Print each record below word for word.

══════

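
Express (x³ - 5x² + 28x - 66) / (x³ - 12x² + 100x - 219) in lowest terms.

Apply the Euclidean algorithm:
  x³ - 5x² + 28x - 66 = (x³ - 12x² + 100x - 219) + (7x² - 72x + 153)
  x³ - 12x² + 100x - 219 = ((1/7)x - 12/49)(7x² - 72x + 153) + ((2965/49)x - 8895/49)
  7x² - 72x + 153 = ((343/2965)x - 2499/2965)((2965/49)x - 8895/49) + (0)
Last nonzero remainder: (2965/49)x - 8895/49. Dividing through by 2965/49 gives the monic gcd x - 3.
Cancel x - 3 from numerator and denominator to get the reduced form.

(x² - 2x + 22)/(x² - 9x + 73)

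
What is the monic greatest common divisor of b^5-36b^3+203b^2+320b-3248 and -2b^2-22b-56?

b^2+11b+28

Euclidean algorithm in ℚ[b]:
  b^5-36b^3+203b^2+320b-3248 = (-(1/2)b^3+(11/2)b^2-(57/2)b+58)(-2b^2-22b-56) + (0)
Last nonzero remainder: -2b^2-22b-56. Dividing through by -2 gives the monic gcd b^2+11b+28.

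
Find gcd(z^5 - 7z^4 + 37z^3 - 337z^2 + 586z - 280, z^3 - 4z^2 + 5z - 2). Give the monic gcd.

z^2 - 2z + 1

Repeated division with remainder:
  z^5 - 7z^4 + 37z^3 - 337z^2 + 586z - 280 = (z^2 - 3z + 20)(z^3 - 4z^2 + 5z - 2) + (-240z^2 + 480z - 240)
  z^3 - 4z^2 + 5z - 2 = (-(1/240)z + 1/120)(-240z^2 + 480z - 240) + (0)
Last nonzero remainder: -240z^2 + 480z - 240. Dividing through by -240 gives the monic gcd z^2 - 2z + 1.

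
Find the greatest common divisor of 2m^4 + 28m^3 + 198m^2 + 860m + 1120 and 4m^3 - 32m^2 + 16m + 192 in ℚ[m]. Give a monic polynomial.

By polynomial division,
  2m^4 + 28m^3 + 198m^2 + 860m + 1120 = ((1/2)m + 11)(4m^3 - 32m^2 + 16m + 192) + (542m^2 + 588m - 992)
  4m^3 - 32m^2 + 16m + 192 = ((2/271)m - 4924/73441)(542m^2 + 588m - 992) + ((4608032/73441)m + 9216064/73441)
  542m^2 + 588m - 992 = ((19902511/2304016)m - 2276671/288002)((4608032/73441)m + 9216064/73441) + (0)
Last nonzero remainder: (4608032/73441)m + 9216064/73441. Dividing through by 4608032/73441 gives the monic gcd m + 2.

m + 2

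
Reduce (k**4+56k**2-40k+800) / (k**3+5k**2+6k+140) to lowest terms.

Repeated division with remainder:
  k**4+56k**2-40k+800 = (k-5)(k**3+5k**2+6k+140) + (75k**2-150k+1500)
  k**3+5k**2+6k+140 = ((1/75)k+7/75)(75k**2-150k+1500) + (0)
Last nonzero remainder: 75k**2-150k+1500. Dividing through by 75 gives the monic gcd k**2-2k+20.
Cancel k**2-2k+20 from numerator and denominator to get the reduced form.

(k**2+2k+40)/(k+7)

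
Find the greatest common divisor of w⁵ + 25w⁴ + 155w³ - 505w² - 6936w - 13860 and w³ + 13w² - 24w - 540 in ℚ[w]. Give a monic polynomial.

w² + 4w - 60

Repeated division with remainder:
  w⁵ + 25w⁴ + 155w³ - 505w² - 6936w - 13860 = (w² + 12w + 23)(w³ + 13w² - 24w - 540) + (24w² + 96w - 1440)
  w³ + 13w² - 24w - 540 = ((1/24)w + 3/8)(24w² + 96w - 1440) + (0)
Last nonzero remainder: 24w² + 96w - 1440. Dividing through by 24 gives the monic gcd w² + 4w - 60.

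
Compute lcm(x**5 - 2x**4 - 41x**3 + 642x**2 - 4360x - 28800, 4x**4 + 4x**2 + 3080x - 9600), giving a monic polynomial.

Repeated division with remainder:
  x**5 - 2x**4 - 41x**3 + 642x**2 - 4360x - 28800 = ((1/4)x - 1/2)(4x**4 + 4x**2 + 3080x - 9600) + (-42x**3 - 126x**2 - 420x - 33600)
  4x**4 + 4x**2 + 3080x - 9600 = (-(2/21)x + 2/7)(-42x**3 - 126x**2 - 420x - 33600) + (0)
Last nonzero remainder: -42x**3 - 126x**2 - 420x - 33600. Dividing through by -42 gives the monic gcd x**3 + 3x**2 + 10x + 800.
Then lcm(f, g) = f·g / gcd(f, g); expanding and making the result monic gives the answer.

x**6 - 5x**5 - 35x**4 + 765x**3 - 6286x**2 - 15720x + 86400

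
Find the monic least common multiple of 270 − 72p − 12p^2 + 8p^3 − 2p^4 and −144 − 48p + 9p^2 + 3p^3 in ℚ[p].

2160 − 576p − 231p^2 + 100p^3 − 10p^4 − 4p^5 + p^6

Apply the Euclidean algorithm:
  −2p^4 + 8p^3 − 12p^2 − 72p + 270 = (−(2/3)p + 14/3)(3p^3 + 9p^2 − 48p − 144) + (−86p^2 + 56p + 942)
  3p^3 + 9p^2 − 48p − 144 = (−(3/86)p − 471/3698)(−86p^2 + 56p + 942) + (−(14805/1849)p − 44415/1849)
  −86p^2 + 56p + 942 = ((159014/14805)p − 580586/14805)(−(14805/1849)p − 44415/1849) + (0)
Last nonzero remainder: −(14805/1849)p − 44415/1849. Dividing through by −14805/1849 gives the monic gcd p + 3.
Then lcm(f, g) = f·g / gcd(f, g); expanding and making the result monic gives the answer.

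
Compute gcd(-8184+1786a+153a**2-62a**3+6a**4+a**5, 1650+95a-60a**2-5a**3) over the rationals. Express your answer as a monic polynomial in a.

66+17a+a**2

By polynomial division,
  a**5+6a**4-62a**3+153a**2+1786a-8184 = (-(1/5)a**2+(6/5)a-29/5)(-5a**3-60a**2+95a+1650) + (21a**2+357a+1386)
  -5a**3-60a**2+95a+1650 = (-(5/21)a+25/21)(21a**2+357a+1386) + (0)
Last nonzero remainder: 21a**2+357a+1386. Dividing through by 21 gives the monic gcd a**2+17a+66.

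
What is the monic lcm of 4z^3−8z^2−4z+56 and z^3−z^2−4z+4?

z^5−5z^4+7z^3+13z^2−44z+28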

══════

** The completed task **
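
Express (x³ - 5x² + 28x - 66) / (x³ - 12x² + 100x - 219) in lowest terms.

Apply the Euclidean algorithm:
  x³ - 5x² + 28x - 66 = (x³ - 12x² + 100x - 219) + (7x² - 72x + 153)
  x³ - 12x² + 100x - 219 = ((1/7)x - 12/49)(7x² - 72x + 153) + ((2965/49)x - 8895/49)
  7x² - 72x + 153 = ((343/2965)x - 2499/2965)((2965/49)x - 8895/49) + (0)
Last nonzero remainder: (2965/49)x - 8895/49. Dividing through by 2965/49 gives the monic gcd x - 3.
Cancel x - 3 from numerator and denominator to get the reduced form.

(x² - 2x + 22)/(x² - 9x + 73)

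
What is the monic greatest common divisor of b^5-36b^3+203b^2+320b-3248 and -2b^2-22b-56?

b^2+11b+28

Euclidean algorithm in ℚ[b]:
  b^5-36b^3+203b^2+320b-3248 = (-(1/2)b^3+(11/2)b^2-(57/2)b+58)(-2b^2-22b-56) + (0)
Last nonzero remainder: -2b^2-22b-56. Dividing through by -2 gives the monic gcd b^2+11b+28.

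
Find gcd(z^5 - 7z^4 + 37z^3 - 337z^2 + 586z - 280, z^3 - 4z^2 + 5z - 2). Give the monic gcd.

z^2 - 2z + 1

Repeated division with remainder:
  z^5 - 7z^4 + 37z^3 - 337z^2 + 586z - 280 = (z^2 - 3z + 20)(z^3 - 4z^2 + 5z - 2) + (-240z^2 + 480z - 240)
  z^3 - 4z^2 + 5z - 2 = (-(1/240)z + 1/120)(-240z^2 + 480z - 240) + (0)
Last nonzero remainder: -240z^2 + 480z - 240. Dividing through by -240 gives the monic gcd z^2 - 2z + 1.

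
Find the greatest common divisor of 2m^4 + 28m^3 + 198m^2 + 860m + 1120 and 4m^3 - 32m^2 + 16m + 192 in ℚ[m]. Give a monic polynomial.

By polynomial division,
  2m^4 + 28m^3 + 198m^2 + 860m + 1120 = ((1/2)m + 11)(4m^3 - 32m^2 + 16m + 192) + (542m^2 + 588m - 992)
  4m^3 - 32m^2 + 16m + 192 = ((2/271)m - 4924/73441)(542m^2 + 588m - 992) + ((4608032/73441)m + 9216064/73441)
  542m^2 + 588m - 992 = ((19902511/2304016)m - 2276671/288002)((4608032/73441)m + 9216064/73441) + (0)
Last nonzero remainder: (4608032/73441)m + 9216064/73441. Dividing through by 4608032/73441 gives the monic gcd m + 2.

m + 2

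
Reduce (k**4+56k**2-40k+800) / (k**3+5k**2+6k+140) to lowest terms.

Repeated division with remainder:
  k**4+56k**2-40k+800 = (k-5)(k**3+5k**2+6k+140) + (75k**2-150k+1500)
  k**3+5k**2+6k+140 = ((1/75)k+7/75)(75k**2-150k+1500) + (0)
Last nonzero remainder: 75k**2-150k+1500. Dividing through by 75 gives the monic gcd k**2-2k+20.
Cancel k**2-2k+20 from numerator and denominator to get the reduced form.

(k**2+2k+40)/(k+7)

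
Find the greatest common divisor of w⁵ + 25w⁴ + 155w³ - 505w² - 6936w - 13860 and w³ + 13w² - 24w - 540 in ℚ[w]. Give a monic polynomial.

w² + 4w - 60

Repeated division with remainder:
  w⁵ + 25w⁴ + 155w³ - 505w² - 6936w - 13860 = (w² + 12w + 23)(w³ + 13w² - 24w - 540) + (24w² + 96w - 1440)
  w³ + 13w² - 24w - 540 = ((1/24)w + 3/8)(24w² + 96w - 1440) + (0)
Last nonzero remainder: 24w² + 96w - 1440. Dividing through by 24 gives the monic gcd w² + 4w - 60.

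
Compute lcm(x**5 - 2x**4 - 41x**3 + 642x**2 - 4360x - 28800, 4x**4 + 4x**2 + 3080x - 9600), giving a monic polynomial.

Repeated division with remainder:
  x**5 - 2x**4 - 41x**3 + 642x**2 - 4360x - 28800 = ((1/4)x - 1/2)(4x**4 + 4x**2 + 3080x - 9600) + (-42x**3 - 126x**2 - 420x - 33600)
  4x**4 + 4x**2 + 3080x - 9600 = (-(2/21)x + 2/7)(-42x**3 - 126x**2 - 420x - 33600) + (0)
Last nonzero remainder: -42x**3 - 126x**2 - 420x - 33600. Dividing through by -42 gives the monic gcd x**3 + 3x**2 + 10x + 800.
Then lcm(f, g) = f·g / gcd(f, g); expanding and making the result monic gives the answer.

x**6 - 5x**5 - 35x**4 + 765x**3 - 6286x**2 - 15720x + 86400

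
Find the monic least common multiple of 270 − 72p − 12p^2 + 8p^3 − 2p^4 and −144 − 48p + 9p^2 + 3p^3 in ℚ[p].

2160 − 576p − 231p^2 + 100p^3 − 10p^4 − 4p^5 + p^6

Apply the Euclidean algorithm:
  −2p^4 + 8p^3 − 12p^2 − 72p + 270 = (−(2/3)p + 14/3)(3p^3 + 9p^2 − 48p − 144) + (−86p^2 + 56p + 942)
  3p^3 + 9p^2 − 48p − 144 = (−(3/86)p − 471/3698)(−86p^2 + 56p + 942) + (−(14805/1849)p − 44415/1849)
  −86p^2 + 56p + 942 = ((159014/14805)p − 580586/14805)(−(14805/1849)p − 44415/1849) + (0)
Last nonzero remainder: −(14805/1849)p − 44415/1849. Dividing through by −14805/1849 gives the monic gcd p + 3.
Then lcm(f, g) = f·g / gcd(f, g); expanding and making the result monic gives the answer.

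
Compute gcd(-8184+1786a+153a**2-62a**3+6a**4+a**5, 1650+95a-60a**2-5a**3) over the rationals. Express your answer as a monic polynomial in a.

66+17a+a**2

By polynomial division,
  a**5+6a**4-62a**3+153a**2+1786a-8184 = (-(1/5)a**2+(6/5)a-29/5)(-5a**3-60a**2+95a+1650) + (21a**2+357a+1386)
  -5a**3-60a**2+95a+1650 = (-(5/21)a+25/21)(21a**2+357a+1386) + (0)
Last nonzero remainder: 21a**2+357a+1386. Dividing through by 21 gives the monic gcd a**2+17a+66.

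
What is the monic lcm of 4z^3−8z^2−4z+56 and z^3−z^2−4z+4?

z^5−5z^4+7z^3+13z^2−44z+28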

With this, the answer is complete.